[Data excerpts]
********************

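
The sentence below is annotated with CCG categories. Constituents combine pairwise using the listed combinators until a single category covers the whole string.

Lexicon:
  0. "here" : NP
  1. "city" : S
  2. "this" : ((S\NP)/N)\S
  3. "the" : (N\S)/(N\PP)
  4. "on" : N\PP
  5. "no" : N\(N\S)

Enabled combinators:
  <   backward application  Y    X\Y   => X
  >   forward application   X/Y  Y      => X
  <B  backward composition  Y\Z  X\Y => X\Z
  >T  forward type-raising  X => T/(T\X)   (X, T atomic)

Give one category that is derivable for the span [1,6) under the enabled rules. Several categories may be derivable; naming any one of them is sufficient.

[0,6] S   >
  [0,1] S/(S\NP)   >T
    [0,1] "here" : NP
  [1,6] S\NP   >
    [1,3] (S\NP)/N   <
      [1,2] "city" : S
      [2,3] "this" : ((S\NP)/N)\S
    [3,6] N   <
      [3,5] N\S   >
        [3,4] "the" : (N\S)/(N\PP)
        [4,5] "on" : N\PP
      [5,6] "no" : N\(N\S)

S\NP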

********************

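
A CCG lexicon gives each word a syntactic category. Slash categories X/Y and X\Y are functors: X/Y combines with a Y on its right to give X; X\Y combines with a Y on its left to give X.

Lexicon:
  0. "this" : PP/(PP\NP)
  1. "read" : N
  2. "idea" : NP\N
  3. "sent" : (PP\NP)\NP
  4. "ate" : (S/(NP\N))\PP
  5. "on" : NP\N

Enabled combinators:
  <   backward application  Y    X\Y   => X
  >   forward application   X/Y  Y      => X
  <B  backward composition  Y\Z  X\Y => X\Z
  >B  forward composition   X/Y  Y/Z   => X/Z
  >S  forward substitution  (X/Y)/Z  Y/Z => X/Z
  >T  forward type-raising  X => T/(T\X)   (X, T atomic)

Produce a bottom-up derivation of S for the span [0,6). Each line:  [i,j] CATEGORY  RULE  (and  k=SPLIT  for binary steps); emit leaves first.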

********************

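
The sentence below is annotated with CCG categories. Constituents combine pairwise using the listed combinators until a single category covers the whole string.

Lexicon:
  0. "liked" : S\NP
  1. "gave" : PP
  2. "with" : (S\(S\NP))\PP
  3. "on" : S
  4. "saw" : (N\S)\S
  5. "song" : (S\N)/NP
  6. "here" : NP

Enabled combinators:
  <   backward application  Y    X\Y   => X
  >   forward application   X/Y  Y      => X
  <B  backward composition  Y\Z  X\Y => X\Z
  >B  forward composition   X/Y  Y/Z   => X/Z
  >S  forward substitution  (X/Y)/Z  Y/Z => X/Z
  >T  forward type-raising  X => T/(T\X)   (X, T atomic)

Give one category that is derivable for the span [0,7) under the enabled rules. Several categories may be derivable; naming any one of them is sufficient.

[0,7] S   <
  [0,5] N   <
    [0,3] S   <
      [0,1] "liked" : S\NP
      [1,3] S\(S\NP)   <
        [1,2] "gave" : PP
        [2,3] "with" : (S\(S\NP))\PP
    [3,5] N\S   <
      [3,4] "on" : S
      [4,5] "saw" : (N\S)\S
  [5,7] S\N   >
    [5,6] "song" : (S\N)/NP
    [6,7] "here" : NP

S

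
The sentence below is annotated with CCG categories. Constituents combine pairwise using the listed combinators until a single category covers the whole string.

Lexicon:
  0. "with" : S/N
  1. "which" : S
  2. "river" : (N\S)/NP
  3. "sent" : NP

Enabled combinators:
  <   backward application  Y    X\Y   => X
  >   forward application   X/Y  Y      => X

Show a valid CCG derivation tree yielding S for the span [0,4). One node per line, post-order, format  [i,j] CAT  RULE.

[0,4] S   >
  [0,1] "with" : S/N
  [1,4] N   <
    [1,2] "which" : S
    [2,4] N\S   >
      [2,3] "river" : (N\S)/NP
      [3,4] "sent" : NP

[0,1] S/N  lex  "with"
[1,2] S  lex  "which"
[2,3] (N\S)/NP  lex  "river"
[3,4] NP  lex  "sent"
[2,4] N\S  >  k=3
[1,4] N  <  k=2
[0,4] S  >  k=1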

********************

Task instructions —
From the records above, retype only the lines starting at the line that contains "A CCG lexicon" and ending at the line that contains "Produce a bottom-up", both included.

Expected output —
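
A CCG lexicon gives each word a syntactic category. Slash categories X/Y and X\Y are functors: X/Y combines with a Y on its right to give X; X\Y combines with a Y on its left to give X.

Lexicon:
  0. "this" : PP/(PP\NP)
  1. "read" : N
  2. "idea" : NP\N
  3. "sent" : (PP\NP)\NP
  4. "ate" : (S/(NP\N))\PP
  5. "on" : NP\N

Enabled combinators:
  <   backward application  Y    X\Y   => X
  >   forward application   X/Y  Y      => X
  <B  backward composition  Y\Z  X\Y => X\Z
  >B  forward composition   X/Y  Y/Z   => X/Z
  >S  forward substitution  (X/Y)/Z  Y/Z => X/Z
  >T  forward type-raising  X => T/(T\X)   (X, T atomic)

Produce a bottom-up derivation of S for the span [0,6). Each line:  [i,j] CATEGORY  RULE  (and  k=SPLIT  for binary steps); emit leaves first.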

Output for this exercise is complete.